**Task**
Reproduce the full listing that follows, matching it exactly.

**Records for processing**

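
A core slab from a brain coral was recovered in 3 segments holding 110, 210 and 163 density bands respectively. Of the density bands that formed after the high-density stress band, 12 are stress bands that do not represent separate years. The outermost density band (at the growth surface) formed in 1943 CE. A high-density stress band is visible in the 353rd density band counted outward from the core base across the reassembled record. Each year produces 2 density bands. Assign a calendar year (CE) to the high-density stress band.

1884 CE

Total density bands = 110 + 210 + 163 = 483.
The high-density stress band sits at density band 353 from the core base, so 483 − 353 = 130 density bands formed after it.
130 − 12 false = 118 true density bands after the high-density stress band.
118 density bands at 2 per year is 118 / 2 = 59 years.
Counting back 59 years from 1943 CE places the high-density stress band in 1943 − 59 = 1884 CE.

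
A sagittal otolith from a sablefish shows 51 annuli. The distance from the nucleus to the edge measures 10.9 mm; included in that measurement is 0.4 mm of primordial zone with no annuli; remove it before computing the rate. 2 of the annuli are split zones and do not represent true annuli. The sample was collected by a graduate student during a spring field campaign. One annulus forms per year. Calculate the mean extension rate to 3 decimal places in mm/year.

Adjusted count: 51 − 2 = 49 annuli.
Net length = 10.9 − 0.4 = 10.5 mm.
10.5 mm over 49 years gives 10.5 / 49 ≈ 0.214 mm/year.

0.214 mm/year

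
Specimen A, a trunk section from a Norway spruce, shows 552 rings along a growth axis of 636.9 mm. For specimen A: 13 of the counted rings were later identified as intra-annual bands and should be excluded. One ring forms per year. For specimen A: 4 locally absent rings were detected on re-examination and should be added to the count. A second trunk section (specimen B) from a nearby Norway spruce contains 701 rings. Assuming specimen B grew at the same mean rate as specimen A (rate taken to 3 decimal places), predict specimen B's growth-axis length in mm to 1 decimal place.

Specimen A: correcting the raw count gives 552 − 13 + 4 = 543 true rings.
A: Extension rate ≈ 636.9 / 543 = 1.173 mm per year.
Length of B = 1.173 × 701 = 822.3 mm.

822.3 mm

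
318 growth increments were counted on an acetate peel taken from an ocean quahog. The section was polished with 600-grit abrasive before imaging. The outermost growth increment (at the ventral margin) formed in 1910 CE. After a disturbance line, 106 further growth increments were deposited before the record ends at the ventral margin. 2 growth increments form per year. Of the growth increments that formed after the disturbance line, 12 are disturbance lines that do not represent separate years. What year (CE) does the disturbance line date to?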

**Answer section**
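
A core slab from a brain coral was recovered in 3 segments holding 110, 210 and 163 density bands respectively. Of the density bands that formed after the high-density stress band, 12 are stress bands that do not represent separate years. The outermost density band (at the growth surface) formed in 1943 CE. A high-density stress band is visible in the 353rd density band counted outward from the core base across the reassembled record. Each year produces 2 density bands. Assign a calendar year (CE) to the high-density stress band.

1884 CE

Total density bands = 110 + 210 + 163 = 483.
The high-density stress band sits at density band 353 from the core base, so 483 − 353 = 130 density bands formed after it.
130 − 12 false = 118 true density bands after the high-density stress band.
118 density bands at 2 per year is 118 / 2 = 59 years.
Counting back 59 years from 1943 CE places the high-density stress band in 1943 − 59 = 1884 CE.

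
A sagittal otolith from a sablefish shows 51 annuli. The distance from the nucleus to the edge measures 10.9 mm; included in that measurement is 0.4 mm of primordial zone with no annuli; remove it before computing the rate. 2 of the annuli are split zones and do not represent true annuli. The sample was collected by a graduate student during a spring field campaign. One annulus forms per year. Calculate the mean extension rate to 3 decimal places in mm/year.

Adjusted count: 51 − 2 = 49 annuli.
Net length = 10.9 − 0.4 = 10.5 mm.
10.5 mm over 49 years gives 10.5 / 49 ≈ 0.214 mm/year.

0.214 mm/year

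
Specimen A, a trunk section from a Norway spruce, shows 552 rings along a growth axis of 636.9 mm. For specimen A: 13 of the counted rings were later identified as intra-annual bands and should be excluded. One ring forms per year. For specimen A: 4 locally absent rings were detected on re-examination and should be added to the count. A second trunk section (specimen B) from a nearby Norway spruce contains 701 rings. Assuming specimen B grew at the same mean rate as specimen A (rate taken to 3 decimal places), predict specimen B's growth-axis length in mm to 1 decimal place.

Specimen A: correcting the raw count gives 552 − 13 + 4 = 543 true rings.
A: Extension rate ≈ 636.9 / 543 = 1.173 mm per year.
Length of B = 1.173 × 701 = 822.3 mm.

822.3 mm

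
318 growth increments were counted on an acetate peel taken from an ocean quahog. The section was polished with 600-grit abrasive before imaging. The outermost growth increment (at the ventral margin) formed in 1910 CE. After a disturbance line, 106 further growth increments were deposited before the record ends at the ventral margin. 2 growth increments form per year. Of the growth increments that formed after the disturbance line, 12 are disturbance lines that do not represent separate years. What year (CE) does the disturbance line date to?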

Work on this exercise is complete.